* [YOUR OBJECTIVE]
Look through the listing below and write out exactly the lines from the line with "Sample B (21" to the line with "Test H₀: μ₁ = μ₂ vs H₁: μ₁ ≠ μ₂ at α = 0.1.", both included, and no others.
Top of SUPPLIED ENTRIES
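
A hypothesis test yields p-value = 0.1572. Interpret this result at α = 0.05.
Since p = 0.1572 > α = 0.05, fail to reject H₀.
There is insufficient evidence to reject the null hypothesis; the result is not statistically significant at the 0.05 level.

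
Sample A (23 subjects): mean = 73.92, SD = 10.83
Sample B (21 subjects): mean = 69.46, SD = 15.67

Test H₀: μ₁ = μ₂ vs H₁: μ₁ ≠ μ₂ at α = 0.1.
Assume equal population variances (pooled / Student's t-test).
Student's two-sample t-test (equal variances):
H₀: μ₁ = μ₂
H₁: μ₁ ≠ μ₂
df = n₁ + n₂ - 2 = 42
Pooled variance s_p² = [(n₁-1)s₁² + (n₂-1)s₂²] / (n₁ + n₂ - 2) = [(22)(10.83²) + (20)(15.67²)] / 42 = 178.3651
SE = √(s_p²(1/n₁ + 1/n₂)) = √(178.3651 × (1/23 + 1/21)) = 4.0310
t = (x̄₁ - x̄₂) / SE = (73.92 - 69.46) / 4.0310 = 4.46 / 4.0310 = 1.106
p-value = 0.2748

Since p-value > α = 0.1, we fail to reject H₀.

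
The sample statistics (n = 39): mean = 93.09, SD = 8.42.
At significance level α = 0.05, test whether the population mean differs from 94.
One-sample t-test:
H₀: μ = 94
H₁: μ ≠ 94
df = n - 1 = 38
t = (x̄ - μ₀) / (s/√n) = (93.09 - 94) / (8.42/√39) = -0.675
p-value = 0.5038

Since p-value > α = 0.05, we fail to reject H₀.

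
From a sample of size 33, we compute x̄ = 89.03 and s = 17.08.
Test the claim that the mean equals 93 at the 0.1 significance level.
One-sample t-test:
H₀: μ = 93
H₁: μ ≠ 93
df = n - 1 = 32
t = (x̄ - μ₀) / (s/√n) = (89.03 - 93) / (17.08/√33) = -1.335
p-value = 0.1912

Since p-value > α = 0.1, we fail to reject H₀.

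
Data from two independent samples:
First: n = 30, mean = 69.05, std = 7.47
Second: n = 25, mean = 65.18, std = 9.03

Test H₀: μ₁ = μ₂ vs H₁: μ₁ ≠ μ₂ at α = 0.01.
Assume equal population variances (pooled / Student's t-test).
Student's two-sample t-test (equal variances):
H₀: μ₁ = μ₂
H₁: μ₁ ≠ μ₂
df = n₁ + n₂ - 2 = 53
Pooled variance s_p² = [(n₁-1)s₁² + (n₂-1)s₂²] / (n₁ + n₂ - 2) = [(29)(7.47²) + (24)(9.03²)] / 53 = 67.4567
SE = √(s_p²(1/n₁ + 1/n₂)) = √(67.4567 × (1/30 + 1/25)) = 2.2241
t = (x̄₁ - x̄₂) / SE = (69.05 - 65.18) / 2.2241 = 3.87 / 2.2241 = 1.740
p-value = 0.0877

Since p-value > α = 0.01, we fail to reject H₀.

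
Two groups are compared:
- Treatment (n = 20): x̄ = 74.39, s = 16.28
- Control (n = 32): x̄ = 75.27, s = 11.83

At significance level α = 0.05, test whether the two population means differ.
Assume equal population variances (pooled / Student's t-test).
Student's two-sample t-test (equal variances):
H₀: μ₁ = μ₂
H₁: μ₁ ≠ μ₂
df = n₁ + n₂ - 2 = 50
Pooled variance s_p² = [(n₁-1)s₁² + (n₂-1)s₂²] / (n₁ + n₂ - 2) = [(19)(16.28²) + (31)(11.83²)] / 50 = 187.4829
SE = √(s_p²(1/n₁ + 1/n₂)) = √(187.4829 × (1/20 + 1/32)) = 3.9029
t = (x̄₁ - x̄₂) / SE = (74.39 - 75.27) / 3.9029 = -0.88 / 3.9029 = -0.225
p-value = 0.8225

Since p-value > α = 0.05, we fail to reject H₀.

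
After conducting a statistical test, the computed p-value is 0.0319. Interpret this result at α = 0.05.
Since p = 0.0319 < α = 0.05, reject H₀.
There is sufficient evidence to reject the null hypothesis; the result is statistically significant at the 0.05 level.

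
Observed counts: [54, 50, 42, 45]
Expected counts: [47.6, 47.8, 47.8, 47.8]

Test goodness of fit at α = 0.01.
Chi-square goodness of fit test:
H₀: observed counts match expected distribution
H₁: observed counts differ from expected distribution
df = k - 1 = 3
χ² = Σ(O - E)²/E
   = (54 - 47.6)²/47.6 + (50 - 47.8)²/47.8 + (42 - 47.8)²/47.8 + (45 - 47.8)²/47.8
   = 0.861 + 0.101 + 0.704 + 0.164
   = 1.83
p-value = 0.6085

Since p-value > α = 0.01, we fail to reject H₀.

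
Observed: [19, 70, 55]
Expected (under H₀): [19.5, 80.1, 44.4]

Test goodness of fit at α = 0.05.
Chi-square goodness of fit test:
H₀: observed counts match expected distribution
H₁: observed counts differ from expected distribution
df = k - 1 = 2
χ² = Σ(O - E)²/E
   = (19 - 19.5)²/19.5 + (70 - 80.1)²/80.1 + (55 - 44.4)²/44.4
   = 0.013 + 1.274 + 2.531
   = 3.82
p-value = 0.1483

Since p-value > α = 0.05, we fail to reject H₀.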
Bottom of SUPPLIED ENTRIES
* [REPLY TO THE TASK]
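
Sample B (21 subjects): mean = 69.46, SD = 15.67

Test H₀: μ₁ = μ₂ vs H₁: μ₁ ≠ μ₂ at α = 0.1.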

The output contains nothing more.